Start of RECORDS FOR THIS EXERCISE
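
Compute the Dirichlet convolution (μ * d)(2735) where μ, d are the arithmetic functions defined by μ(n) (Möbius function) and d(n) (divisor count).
(μ * d)(2735) = 1

Divisors of 2735: [1, 5, 547, 2735]. For each d | 2735:
  d = 1: μ(1) · d(2735/1) = 1 · 4 = 4
  d = 5: μ(5) · d(2735/5) = -1 · 2 = -2
  d = 547: μ(547) · d(2735/547) = -1 · 2 = -2
  d = 2735: μ(2735) · d(2735/2735) = 1 · 1 = 1
Summing: (μ * d)(2735) = 4 + -2 + -2 + 1 = 1.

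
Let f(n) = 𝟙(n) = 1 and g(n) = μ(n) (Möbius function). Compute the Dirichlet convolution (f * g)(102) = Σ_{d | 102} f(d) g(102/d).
(𝟙 * μ)(102) = 0

Divisors of 102: [1, 2, 3, 6, 17, 34, 51, 102]. For each d | 102:
  d = 1: 𝟙(1) · μ(102/1) = 1 · -1 = -1
  d = 2: 𝟙(2) · μ(102/2) = 1 · 1 = 1
  d = 3: 𝟙(3) · μ(102/3) = 1 · 1 = 1
  d = 6: 𝟙(6) · μ(102/6) = 1 · -1 = -1
  d = 17: 𝟙(17) · μ(102/17) = 1 · 1 = 1
  d = 34: 𝟙(34) · μ(102/34) = 1 · -1 = -1
  d = 51: 𝟙(51) · μ(102/51) = 1 · -1 = -1
  d = 102: 𝟙(102) · μ(102/102) = 1 · 1 = 1
Summing: (𝟙 * μ)(102) = -1 + 1 + 1 + -1 + 1 + -1 + -1 + 1 = 0.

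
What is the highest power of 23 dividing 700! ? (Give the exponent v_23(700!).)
v_23(700!) = 31

Legendre's formula: v_p(n!) = Σ_{k ≥ 1} ⌊n / p^k⌋. For p = 23, n = 700, the terms are:
  ⌊700/23^1⌋ = ⌊700/23⌋ = 30
  ⌊700/23^2⌋ = ⌊700/529⌋ = 1
(the next term ⌊700/23^3⌋ = 0, terminating the sum). Summing: v_23(700!) = 30 + 1 = 31.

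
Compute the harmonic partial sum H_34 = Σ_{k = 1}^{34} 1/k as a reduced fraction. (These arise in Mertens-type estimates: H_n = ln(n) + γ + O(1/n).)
H_34 = 54062195834749/13127595717600

Direct summation: H_34 = 1 + 1/2 + ... + 1/34. The least common denominator is lcm(1, ..., 34) = 144403552893600; over this denominator the numerator is 144403552893600 + 72201776446800 + 48134517631200 + 36100888223400 + 28880710578720 + 24067258815600 + 20629078984800 + 18050444111700 + 16044839210400 + 14440355289360 + 13127595717600 + 12033629407800 + 11107965607200 + 10314539492400 + 9626903526240 + 9025222055850 + 8494326640800 + 8022419605200 + 7600186994400 + 7220177644680 + 6876359661600 + 6563797858800 + 6278415343200 + 6016814703900 + 5776142115744 + 5553982803600 + 5348279736800 + 5157269746200 + 4979432858400 + 4813451763120 + 4658179125600 + 4512611027925 + 4375865239200 + 4247163320400 = 594684154182239, so H_34 = 594684154182239/144403552893600; reducing by gcd(594684154182239, 144403552893600) = 11 gives 54062195834749/13127595717600 ≈ 4.11821. (The PNT-adjacent estimate ln(34) + γ ≈ 4.10358 matches within O(1/n).)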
End of RECORDS FOR THIS EXERCISE
• [WHAT THE TASK REQUIRES] All of the records are to be reproduced exactly as they were given.

• [EXERCISE ANSWER]
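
Compute the Dirichlet convolution (μ * d)(2735) where μ, d are the arithmetic functions defined by μ(n) (Möbius function) and d(n) (divisor count).
(μ * d)(2735) = 1

Divisors of 2735: [1, 5, 547, 2735]. For each d | 2735:
  d = 1: μ(1) · d(2735/1) = 1 · 4 = 4
  d = 5: μ(5) · d(2735/5) = -1 · 2 = -2
  d = 547: μ(547) · d(2735/547) = -1 · 2 = -2
  d = 2735: μ(2735) · d(2735/2735) = 1 · 1 = 1
Summing: (μ * d)(2735) = 4 + -2 + -2 + 1 = 1.

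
Let f(n) = 𝟙(n) = 1 and g(n) = μ(n) (Möbius function). Compute the Dirichlet convolution (f * g)(102) = Σ_{d | 102} f(d) g(102/d).
(𝟙 * μ)(102) = 0

Divisors of 102: [1, 2, 3, 6, 17, 34, 51, 102]. For each d | 102:
  d = 1: 𝟙(1) · μ(102/1) = 1 · -1 = -1
  d = 2: 𝟙(2) · μ(102/2) = 1 · 1 = 1
  d = 3: 𝟙(3) · μ(102/3) = 1 · 1 = 1
  d = 6: 𝟙(6) · μ(102/6) = 1 · -1 = -1
  d = 17: 𝟙(17) · μ(102/17) = 1 · 1 = 1
  d = 34: 𝟙(34) · μ(102/34) = 1 · -1 = -1
  d = 51: 𝟙(51) · μ(102/51) = 1 · -1 = -1
  d = 102: 𝟙(102) · μ(102/102) = 1 · 1 = 1
Summing: (𝟙 * μ)(102) = -1 + 1 + 1 + -1 + 1 + -1 + -1 + 1 = 0.

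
What is the highest power of 23 dividing 700! ? (Give the exponent v_23(700!).)
v_23(700!) = 31

Legendre's formula: v_p(n!) = Σ_{k ≥ 1} ⌊n / p^k⌋. For p = 23, n = 700, the terms are:
  ⌊700/23^1⌋ = ⌊700/23⌋ = 30
  ⌊700/23^2⌋ = ⌊700/529⌋ = 1
(the next term ⌊700/23^3⌋ = 0, terminating the sum). Summing: v_23(700!) = 30 + 1 = 31.

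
Compute the harmonic partial sum H_34 = Σ_{k = 1}^{34} 1/k as a reduced fraction. (These arise in Mertens-type estimates: H_n = ln(n) + γ + O(1/n).)
H_34 = 54062195834749/13127595717600

Direct summation: H_34 = 1 + 1/2 + ... + 1/34. The least common denominator is lcm(1, ..., 34) = 144403552893600; over this denominator the numerator is 144403552893600 + 72201776446800 + 48134517631200 + 36100888223400 + 28880710578720 + 24067258815600 + 20629078984800 + 18050444111700 + 16044839210400 + 14440355289360 + 13127595717600 + 12033629407800 + 11107965607200 + 10314539492400 + 9626903526240 + 9025222055850 + 8494326640800 + 8022419605200 + 7600186994400 + 7220177644680 + 6876359661600 + 6563797858800 + 6278415343200 + 6016814703900 + 5776142115744 + 5553982803600 + 5348279736800 + 5157269746200 + 4979432858400 + 4813451763120 + 4658179125600 + 4512611027925 + 4375865239200 + 4247163320400 = 594684154182239, so H_34 = 594684154182239/144403552893600; reducing by gcd(594684154182239, 144403552893600) = 11 gives 54062195834749/13127595717600 ≈ 4.11821. (The PNT-adjacent estimate ln(34) + γ ≈ 4.10358 matches within O(1/n).)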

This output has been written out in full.